How to complete this task.
Please return only the lines from the one holding "(2,14) — (0,12)" through the one holding "(2,0) — (7,18)", exactly as they appear in the records below, both ends included.

Given data.
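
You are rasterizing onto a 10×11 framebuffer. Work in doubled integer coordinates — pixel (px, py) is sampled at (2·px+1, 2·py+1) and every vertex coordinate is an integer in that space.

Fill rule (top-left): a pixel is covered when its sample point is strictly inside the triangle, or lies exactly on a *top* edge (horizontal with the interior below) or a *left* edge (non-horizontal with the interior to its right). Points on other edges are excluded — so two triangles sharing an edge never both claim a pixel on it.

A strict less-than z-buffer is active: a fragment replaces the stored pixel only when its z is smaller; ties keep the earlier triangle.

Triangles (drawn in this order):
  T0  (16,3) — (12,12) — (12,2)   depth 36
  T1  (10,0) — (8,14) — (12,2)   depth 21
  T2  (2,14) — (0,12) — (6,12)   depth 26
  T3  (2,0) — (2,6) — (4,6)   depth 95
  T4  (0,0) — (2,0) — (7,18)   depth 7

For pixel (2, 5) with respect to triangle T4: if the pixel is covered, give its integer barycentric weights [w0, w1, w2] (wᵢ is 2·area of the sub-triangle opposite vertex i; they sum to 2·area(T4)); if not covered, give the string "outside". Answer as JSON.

T0:
  2·area = 40
  edge (16, 3)→(12, 12): d=(-4,9) right/bottom  bias=-1
  edge (12, 12)→(12, 2): d=(0,-10) top-left  bias=+0
  edge (12, 2)→(16, 3): d=(4,1) right/bottom  bias=-1
    (6,1)@(13, 3): e=[27,10,3] → X
    (7,1)@(15, 3): e=[9,30,1] → X
    (8,1)@(17, 3): e=[-9,50,-1] → .
    (6,2)@(13, 5): e=[19,10,11] → X
    (8,2)@(17, 5): e=[-17,50,7] → .
    (6,3)@(13, 7): e=[11,10,19] → X
    (7,3)@(15, 7): e=[-7,30,17] → .
    (6,4)@(13, 9): e=[3,10,27] → X
    (7,4)@(15, 9): e=[-15,30,25] → .
    (6,5)@(13, 11): e=[-5,10,35] → .
  covered (6 px):
    . . . . . . . . . .
    . . . . . . X X . .
    . . . . . . X X . .
    . . . . . . X . . .
    . . . . . . X . . .
    . . . . . . . . . .
    . . . . . . . . . .
    . . . . . . . . . .
    . . . . . . . . . .
    . . . . . . . . . .
    . . . . . . . . . .
T1:
  2·area = 32  (B↔C swapped to make it positive)
  edge (10, 0)→(12, 2): d=(2,2) right/bottom  bias=-1
  edge (12, 2)→(8, 14): d=(-4,12) right/bottom  bias=-1
  edge (8, 14)→(10, 0): d=(2,-14) top-left  bias=+0
    (5,0)@(11, 1): e=[0,16,16] → .  [on edge]
    (5,1)@(11, 3): e=[4,8,20] → X
    (6,1)@(13, 3): e=[0,-16,48] → .  [on edge]
    (5,2)@(11, 5): e=[8,0,24] → .  [on edge]
    (7,2)@(15, 5): e=[0,-48,80] → .  [on edge]
    (4,3)@(9, 7): e=[16,16,0] → X  [on edge]
    (5,3)@(11, 7): e=[12,-8,28] → .
    (8,3)@(17, 7): e=[0,-80,112] → .  [on edge]
    (4,4)@(9, 9): e=[20,8,4] → X
    (5,4)@(11, 9): e=[16,-16,32] → .
    (9,4)@(19, 9): e=[0,-112,144] → .  [on edge]
    (4,5)@(9, 11): e=[24,0,8] → .  [on edge]
    (3,8)@(7, 17): e=[40,0,-8] → .  [on edge]
    (3,10)@(7, 21): e=[48,-16,0] → .  [on edge]
  covered (3 px):
    . . . . . . . . . .
    . . . . . X . . . .
    . . . . . . . . . .
    . . . . X . . . . .
    . . . . X . . . . .
    . . . . . . . . . .
    . . . . . . . . . .
    . . . . . . . . . .
    . . . . . . . . . .
    . . . . . . . . . .
    . . . . . . . . . .
T2:
  2·area = 12
  edge (2, 14)→(0, 12): d=(-2,-2) top-left  bias=+0
  edge (0, 12)→(6, 12): d=(6,0) top-left  bias=+0
  edge (6, 12)→(2, 14): d=(-4,2) right/bottom  bias=-1
    (0,6)@(1, 13): e=[0,6,6] → X  [on edge]
    (1,6)@(3, 13): e=[4,6,2] → X
    (2,6)@(5, 13): e=[8,6,-2] → .
    (0,7)@(1, 15): e=[-4,18,-2] → .
    (1,7)@(3, 15): e=[0,18,-6] → .  [on edge]
    (2,8)@(5, 17): e=[0,30,-18] → .  [on edge]
    (3,9)@(7, 19): e=[0,42,-30] → .  [on edge]
    (4,10)@(9, 21): e=[0,54,-42] → .  [on edge]
  covered (2 px):
    . . . . . . . . . .
    . . . . . . . . . .
    . . . . . . . . . .
    . . . . . . . . . .
    . . . . . . . . . .
    . . . . . . . . . .
    X X . . . . . . . .
    . . . . . . . . . .
    . . . . . . . . . .
    . . . . . . . . . .
    . . . . . . . . . .
T3:
  2·area = 12  (B↔C swapped to make it positive)
  edge (2, 0)→(4, 6): d=(2,6) right/bottom  bias=-1
  edge (4, 6)→(2, 6): d=(-2,0) right/bottom  bias=-1
  edge (2, 6)→(2, 0): d=(0,-6) top-left  bias=+0
    (1,1)@(3, 3): e=[0,6,6] → .  [on edge]
    (1,2)@(3, 5): e=[4,2,6] → X
    (2,2)@(5, 5): e=[-8,2,18] → .
    (1,3)@(3, 7): e=[8,-2,6] → .
    (2,4)@(5, 9): e=[0,-6,18] → .  [on edge]
    (3,7)@(7, 15): e=[0,-18,30] → .  [on edge]
    (4,10)@(9, 21): e=[0,-30,42] → .  [on edge]
  covered (1 px):
    . . . . . . . . . .
    . . . . . . . . . .
    . X . . . . . . . .
    . . . . . . . . . .
    . . . . . . . . . .
    . . . . . . . . . .
    . . . . . . . . . .
    . . . . . . . . . .
    . . . . . . . . . .
    . . . . . . . . . .
    . . . . . . . . . .
T4:
  2·area = 36
  edge (0, 0)→(2, 0): d=(2,0) top-left  bias=+0
  edge (2, 0)→(7, 18): d=(5,18) right/bottom  bias=-1
  edge (7, 18)→(0, 0): d=(-7,-18) top-left  bias=+0
    (0,0)@(1, 1): e=[2,23,11] → X
    (1,0)@(3, 1): e=[2,-13,47] → .
    (0,1)@(1, 3): e=[6,33,-3] → .
    (1,2)@(3, 5): e=[10,7,19] → X
    (2,2)@(5, 5): e=[10,-29,55] → .
    (1,3)@(3, 7): e=[14,17,5] → X
    (2,3)@(5, 7): e=[14,-19,41] → .
    (1,4)@(3, 9): e=[18,27,-9] → .
    (2,5)@(5, 11): e=[22,1,13] → X
    (3,5)@(7, 11): e=[22,-35,49] → .
    (2,6)@(5, 13): e=[26,11,-1] → .
  covered (4 px):
    X . . . . . . . . .
    . . . . . . . . . .
    . X . . . . . . . .
    . X . . . . . . . .
    . . . . . . . . . .
    . . X . . . . . . .
    . . . . . . . . . .
    . . . . . . . . . .
    . . . . . . . . . .
    . . . . . . . . . .
    . . . . . . . . . .

Final: [1,13,22]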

Result of this exercise.
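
  T2  (2,14) — (0,12) — (6,12)   depth 26
  T3  (2,0) — (2,6) — (4,6)   depth 95
  T4  (0,0) — (2,0) — (7,18)   depth 7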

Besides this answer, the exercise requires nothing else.